Find every line in the listing below that includes the word "symbols", then give only how many there are.

BEGIN

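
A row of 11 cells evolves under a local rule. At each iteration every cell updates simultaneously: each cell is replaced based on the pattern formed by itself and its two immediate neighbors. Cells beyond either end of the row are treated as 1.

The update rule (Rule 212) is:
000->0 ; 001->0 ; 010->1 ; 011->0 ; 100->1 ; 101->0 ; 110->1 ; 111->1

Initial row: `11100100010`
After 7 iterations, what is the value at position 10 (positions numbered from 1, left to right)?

iteration 1: 11110110010
iteration 2: 11110011010
iteration 3: 11111001010
iteration 4: 11111101010
iteration 5: 11111101010  (fixed point — unchanged through iteration 7)
position 10 holds 1

1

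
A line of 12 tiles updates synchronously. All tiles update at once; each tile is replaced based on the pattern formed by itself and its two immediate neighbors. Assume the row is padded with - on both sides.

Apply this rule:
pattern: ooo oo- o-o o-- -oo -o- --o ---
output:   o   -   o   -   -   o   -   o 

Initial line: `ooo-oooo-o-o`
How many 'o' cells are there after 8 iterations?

8

iteration 1: -o-o-oo-oooo
iteration 2: -oooo--o-oo-
iteration 3: --oo---oo---
iteration 4: o----o----oo
iteration 5: o-oo-o-oo---
iteration 6: oo--ooo---oo
iteration 7: -----o--o---
iteration 8: oooo-o--o-oo
count of o: 8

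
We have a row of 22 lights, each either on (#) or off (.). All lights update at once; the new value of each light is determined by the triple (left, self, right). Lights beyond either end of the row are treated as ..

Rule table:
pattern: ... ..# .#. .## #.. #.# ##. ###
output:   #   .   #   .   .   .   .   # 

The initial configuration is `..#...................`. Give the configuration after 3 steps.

#.#...##############..

#.#.##################
#.#..################.
#.#...##############..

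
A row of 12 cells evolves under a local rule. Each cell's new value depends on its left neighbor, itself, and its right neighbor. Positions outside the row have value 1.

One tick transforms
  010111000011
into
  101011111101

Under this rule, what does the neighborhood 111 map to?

1

At position 4 the neighborhood is 111; the next row has 1 there.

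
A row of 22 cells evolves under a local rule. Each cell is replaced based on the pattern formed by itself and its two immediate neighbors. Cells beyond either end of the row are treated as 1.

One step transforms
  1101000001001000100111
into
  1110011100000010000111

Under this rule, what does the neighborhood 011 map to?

At position 19 the neighborhood is 011; the next row has 1 there.

1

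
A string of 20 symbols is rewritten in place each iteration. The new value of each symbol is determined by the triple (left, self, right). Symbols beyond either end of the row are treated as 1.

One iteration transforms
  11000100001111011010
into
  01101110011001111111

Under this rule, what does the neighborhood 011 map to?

1

At position 10 the neighborhood is 011; the next row has 1 there.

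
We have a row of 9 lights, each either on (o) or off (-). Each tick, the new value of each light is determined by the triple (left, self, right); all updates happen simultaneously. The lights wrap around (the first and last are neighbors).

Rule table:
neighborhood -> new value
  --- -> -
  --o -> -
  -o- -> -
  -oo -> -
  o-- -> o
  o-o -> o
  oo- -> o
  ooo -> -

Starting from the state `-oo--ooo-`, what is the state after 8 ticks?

oo---oo--

tick 1: --oo---oo
tick 2: o--oo---o
tick 3: oo--oo---
tick 4: -oo--oo--
tick 5: --oo--oo-
tick 6: ---oo--oo
tick 7: o---oo--o
tick 8: oo---oo--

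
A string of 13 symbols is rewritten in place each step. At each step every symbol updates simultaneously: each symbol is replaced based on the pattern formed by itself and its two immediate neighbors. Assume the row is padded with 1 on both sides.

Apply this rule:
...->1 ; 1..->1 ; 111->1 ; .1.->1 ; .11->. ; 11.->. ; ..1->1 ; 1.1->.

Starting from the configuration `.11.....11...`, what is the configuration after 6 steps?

111.111111.11

...11111..111
111.111.11.11
11...1......1
1.1111111111.
...11111111..
111.111111.11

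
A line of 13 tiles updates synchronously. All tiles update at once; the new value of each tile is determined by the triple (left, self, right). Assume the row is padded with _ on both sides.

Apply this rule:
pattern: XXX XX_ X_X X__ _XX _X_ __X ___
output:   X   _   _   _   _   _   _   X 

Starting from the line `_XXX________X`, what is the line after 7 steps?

__X__XXXXXX__
X_____XXXX__X
__XXX__XX____
X__X______XXX
_____XXXX__X_
XXXX__XX_____
_XX______XXXX

_XX______XXXX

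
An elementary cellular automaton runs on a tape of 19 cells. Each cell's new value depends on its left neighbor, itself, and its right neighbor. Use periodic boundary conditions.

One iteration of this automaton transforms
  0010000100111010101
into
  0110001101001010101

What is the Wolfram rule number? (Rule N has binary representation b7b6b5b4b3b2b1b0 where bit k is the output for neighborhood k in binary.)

70

position 11: 111 → 0  (bit 7 = 0)
position 12: 110 → 1  (bit 6 = 1)
position 13: 101 → 0  (bit 5 = 0)
position 0: 100 → 0  (bit 4 = 0)
position 10: 011 → 0  (bit 3 = 0)
position 2: 010 → 1  (bit 2 = 1)
position 1: 001 → 1  (bit 1 = 1)
position 4: 000 → 0  (bit 0 = 0)
bits b7..b0 = 01000110 = 70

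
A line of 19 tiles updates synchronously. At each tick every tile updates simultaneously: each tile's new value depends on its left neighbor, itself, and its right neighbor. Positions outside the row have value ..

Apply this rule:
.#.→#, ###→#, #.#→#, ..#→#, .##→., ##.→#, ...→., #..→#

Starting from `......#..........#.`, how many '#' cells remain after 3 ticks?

tick 1: .....###........###
tick 2: ....#.###......#.##
tick 3: ...###.###....###.#
count of #: 10

10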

END

Solution to this task
2